[Saved data entries]

************

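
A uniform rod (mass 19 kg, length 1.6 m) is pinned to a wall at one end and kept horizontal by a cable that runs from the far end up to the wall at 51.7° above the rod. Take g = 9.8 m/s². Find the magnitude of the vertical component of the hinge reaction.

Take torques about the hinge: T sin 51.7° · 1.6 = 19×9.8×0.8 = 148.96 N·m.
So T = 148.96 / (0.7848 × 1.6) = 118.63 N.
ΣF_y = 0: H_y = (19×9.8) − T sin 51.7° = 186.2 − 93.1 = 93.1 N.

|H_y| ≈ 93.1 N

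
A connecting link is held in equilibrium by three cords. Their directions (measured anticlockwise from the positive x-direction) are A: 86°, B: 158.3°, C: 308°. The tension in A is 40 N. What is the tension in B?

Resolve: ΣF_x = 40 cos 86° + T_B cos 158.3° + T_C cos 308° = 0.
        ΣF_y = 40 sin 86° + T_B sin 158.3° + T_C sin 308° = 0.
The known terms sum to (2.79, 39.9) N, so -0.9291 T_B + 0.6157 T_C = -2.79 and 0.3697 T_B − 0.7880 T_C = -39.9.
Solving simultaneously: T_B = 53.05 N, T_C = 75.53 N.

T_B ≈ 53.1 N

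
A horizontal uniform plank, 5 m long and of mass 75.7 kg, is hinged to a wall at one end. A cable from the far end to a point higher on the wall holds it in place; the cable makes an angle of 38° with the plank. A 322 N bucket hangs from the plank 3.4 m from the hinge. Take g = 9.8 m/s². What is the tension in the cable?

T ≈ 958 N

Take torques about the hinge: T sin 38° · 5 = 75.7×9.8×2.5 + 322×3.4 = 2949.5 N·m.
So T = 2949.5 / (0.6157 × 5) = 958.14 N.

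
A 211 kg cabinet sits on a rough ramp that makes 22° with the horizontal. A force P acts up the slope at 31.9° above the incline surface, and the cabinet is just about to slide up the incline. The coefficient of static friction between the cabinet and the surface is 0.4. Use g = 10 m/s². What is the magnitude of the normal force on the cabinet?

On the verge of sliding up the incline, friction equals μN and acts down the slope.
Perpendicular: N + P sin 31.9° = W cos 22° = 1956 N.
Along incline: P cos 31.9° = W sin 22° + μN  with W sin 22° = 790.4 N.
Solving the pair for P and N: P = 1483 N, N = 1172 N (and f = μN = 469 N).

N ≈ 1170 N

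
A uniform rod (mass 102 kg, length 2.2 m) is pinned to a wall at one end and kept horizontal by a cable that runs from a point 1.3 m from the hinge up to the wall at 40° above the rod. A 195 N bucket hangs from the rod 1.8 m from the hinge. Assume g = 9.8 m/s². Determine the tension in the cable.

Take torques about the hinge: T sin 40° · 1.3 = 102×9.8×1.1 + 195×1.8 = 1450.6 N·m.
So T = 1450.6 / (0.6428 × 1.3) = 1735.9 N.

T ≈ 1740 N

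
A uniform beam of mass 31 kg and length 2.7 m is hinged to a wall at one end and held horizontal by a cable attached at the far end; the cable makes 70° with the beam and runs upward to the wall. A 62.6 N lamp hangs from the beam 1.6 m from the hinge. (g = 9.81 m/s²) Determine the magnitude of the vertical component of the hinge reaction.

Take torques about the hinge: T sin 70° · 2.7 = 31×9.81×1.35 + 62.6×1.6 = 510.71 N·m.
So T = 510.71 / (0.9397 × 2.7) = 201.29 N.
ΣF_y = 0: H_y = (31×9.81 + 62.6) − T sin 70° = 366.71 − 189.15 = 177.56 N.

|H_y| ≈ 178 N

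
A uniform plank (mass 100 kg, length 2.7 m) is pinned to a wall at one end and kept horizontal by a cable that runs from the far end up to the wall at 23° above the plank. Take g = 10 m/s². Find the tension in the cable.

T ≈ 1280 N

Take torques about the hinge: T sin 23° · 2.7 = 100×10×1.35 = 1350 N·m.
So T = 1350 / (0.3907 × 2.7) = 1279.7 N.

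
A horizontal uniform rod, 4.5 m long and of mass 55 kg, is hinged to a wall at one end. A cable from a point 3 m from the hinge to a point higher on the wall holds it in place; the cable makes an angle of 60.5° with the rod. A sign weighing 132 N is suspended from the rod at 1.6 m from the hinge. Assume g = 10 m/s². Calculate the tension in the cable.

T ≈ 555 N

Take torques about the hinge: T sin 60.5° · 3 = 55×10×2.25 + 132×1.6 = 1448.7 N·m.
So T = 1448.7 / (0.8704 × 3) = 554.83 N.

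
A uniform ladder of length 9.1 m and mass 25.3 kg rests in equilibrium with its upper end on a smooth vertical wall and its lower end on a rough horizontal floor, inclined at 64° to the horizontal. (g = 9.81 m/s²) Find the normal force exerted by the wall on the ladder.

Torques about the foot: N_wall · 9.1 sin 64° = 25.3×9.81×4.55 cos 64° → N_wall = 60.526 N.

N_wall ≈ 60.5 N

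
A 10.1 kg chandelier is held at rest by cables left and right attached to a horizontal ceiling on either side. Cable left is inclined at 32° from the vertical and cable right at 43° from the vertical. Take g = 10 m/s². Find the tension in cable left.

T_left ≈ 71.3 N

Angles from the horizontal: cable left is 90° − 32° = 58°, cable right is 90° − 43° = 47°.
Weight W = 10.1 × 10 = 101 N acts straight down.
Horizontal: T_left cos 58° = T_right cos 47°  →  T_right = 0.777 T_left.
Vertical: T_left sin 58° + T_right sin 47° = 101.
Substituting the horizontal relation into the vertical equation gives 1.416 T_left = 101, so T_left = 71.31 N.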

************

§ **Brief**
Your reply must be a faithful copy of each entry above.

§ **Answer section**
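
A uniform rod (mass 19 kg, length 1.6 m) is pinned to a wall at one end and kept horizontal by a cable that runs from the far end up to the wall at 51.7° above the rod. Take g = 9.8 m/s². Find the magnitude of the vertical component of the hinge reaction.

Take torques about the hinge: T sin 51.7° · 1.6 = 19×9.8×0.8 = 148.96 N·m.
So T = 148.96 / (0.7848 × 1.6) = 118.63 N.
ΣF_y = 0: H_y = (19×9.8) − T sin 51.7° = 186.2 − 93.1 = 93.1 N.

|H_y| ≈ 93.1 N

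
A connecting link is held in equilibrium by three cords. Their directions (measured anticlockwise from the positive x-direction) are A: 86°, B: 158.3°, C: 308°. The tension in A is 40 N. What is the tension in B?

Resolve: ΣF_x = 40 cos 86° + T_B cos 158.3° + T_C cos 308° = 0.
        ΣF_y = 40 sin 86° + T_B sin 158.3° + T_C sin 308° = 0.
The known terms sum to (2.79, 39.9) N, so -0.9291 T_B + 0.6157 T_C = -2.79 and 0.3697 T_B − 0.7880 T_C = -39.9.
Solving simultaneously: T_B = 53.05 N, T_C = 75.53 N.

T_B ≈ 53.1 N

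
A horizontal uniform plank, 5 m long and of mass 75.7 kg, is hinged to a wall at one end. A cable from the far end to a point higher on the wall holds it in place; the cable makes an angle of 38° with the plank. A 322 N bucket hangs from the plank 3.4 m from the hinge. Take g = 9.8 m/s². What is the tension in the cable?

T ≈ 958 N

Take torques about the hinge: T sin 38° · 5 = 75.7×9.8×2.5 + 322×3.4 = 2949.5 N·m.
So T = 2949.5 / (0.6157 × 5) = 958.14 N.

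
A 211 kg cabinet sits on a rough ramp that makes 22° with the horizontal. A force P acts up the slope at 31.9° above the incline surface, and the cabinet is just about to slide up the incline. The coefficient of static friction between the cabinet and the surface is 0.4. Use g = 10 m/s². What is the magnitude of the normal force on the cabinet?

On the verge of sliding up the incline, friction equals μN and acts down the slope.
Perpendicular: N + P sin 31.9° = W cos 22° = 1956 N.
Along incline: P cos 31.9° = W sin 22° + μN  with W sin 22° = 790.4 N.
Solving the pair for P and N: P = 1483 N, N = 1172 N (and f = μN = 469 N).

N ≈ 1170 N

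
A uniform rod (mass 102 kg, length 2.2 m) is pinned to a wall at one end and kept horizontal by a cable that runs from a point 1.3 m from the hinge up to the wall at 40° above the rod. A 195 N bucket hangs from the rod 1.8 m from the hinge. Assume g = 9.8 m/s². Determine the tension in the cable.

Take torques about the hinge: T sin 40° · 1.3 = 102×9.8×1.1 + 195×1.8 = 1450.6 N·m.
So T = 1450.6 / (0.6428 × 1.3) = 1735.9 N.

T ≈ 1740 N

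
A uniform beam of mass 31 kg and length 2.7 m is hinged to a wall at one end and held horizontal by a cable attached at the far end; the cable makes 70° with the beam and runs upward to the wall. A 62.6 N lamp hangs from the beam 1.6 m from the hinge. (g = 9.81 m/s²) Determine the magnitude of the vertical component of the hinge reaction.

Take torques about the hinge: T sin 70° · 2.7 = 31×9.81×1.35 + 62.6×1.6 = 510.71 N·m.
So T = 510.71 / (0.9397 × 2.7) = 201.29 N.
ΣF_y = 0: H_y = (31×9.81 + 62.6) − T sin 70° = 366.71 − 189.15 = 177.56 N.

|H_y| ≈ 178 N

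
A uniform plank (mass 100 kg, length 2.7 m) is pinned to a wall at one end and kept horizontal by a cable that runs from the far end up to the wall at 23° above the plank. Take g = 10 m/s². Find the tension in the cable.

T ≈ 1280 N

Take torques about the hinge: T sin 23° · 2.7 = 100×10×1.35 = 1350 N·m.
So T = 1350 / (0.3907 × 2.7) = 1279.7 N.

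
A horizontal uniform rod, 4.5 m long and of mass 55 kg, is hinged to a wall at one end. A cable from a point 3 m from the hinge to a point higher on the wall holds it in place; the cable makes an angle of 60.5° with the rod. A sign weighing 132 N is suspended from the rod at 1.6 m from the hinge. Assume g = 10 m/s². Calculate the tension in the cable.

T ≈ 555 N

Take torques about the hinge: T sin 60.5° · 3 = 55×10×2.25 + 132×1.6 = 1448.7 N·m.
So T = 1448.7 / (0.8704 × 3) = 554.83 N.

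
A uniform ladder of length 9.1 m and mass 25.3 kg rests in equilibrium with its upper end on a smooth vertical wall and its lower end on a rough horizontal floor, inclined at 64° to the horizontal. (g = 9.81 m/s²) Find the normal force exerted by the wall on the ladder.

Torques about the foot: N_wall · 9.1 sin 64° = 25.3×9.81×4.55 cos 64° → N_wall = 60.526 N.

N_wall ≈ 60.5 N

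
A 10.1 kg chandelier is held at rest by cables left and right attached to a horizontal ceiling on either side. Cable left is inclined at 32° from the vertical and cable right at 43° from the vertical. Take g = 10 m/s². Find the tension in cable left.

T_left ≈ 71.3 N

Angles from the horizontal: cable left is 90° − 32° = 58°, cable right is 90° − 43° = 47°.
Weight W = 10.1 × 10 = 101 N acts straight down.
Horizontal: T_left cos 58° = T_right cos 47°  →  T_right = 0.777 T_left.
Vertical: T_left sin 58° + T_right sin 47° = 101.
Substituting the horizontal relation into the vertical equation gives 1.416 T_left = 101, so T_left = 71.31 N.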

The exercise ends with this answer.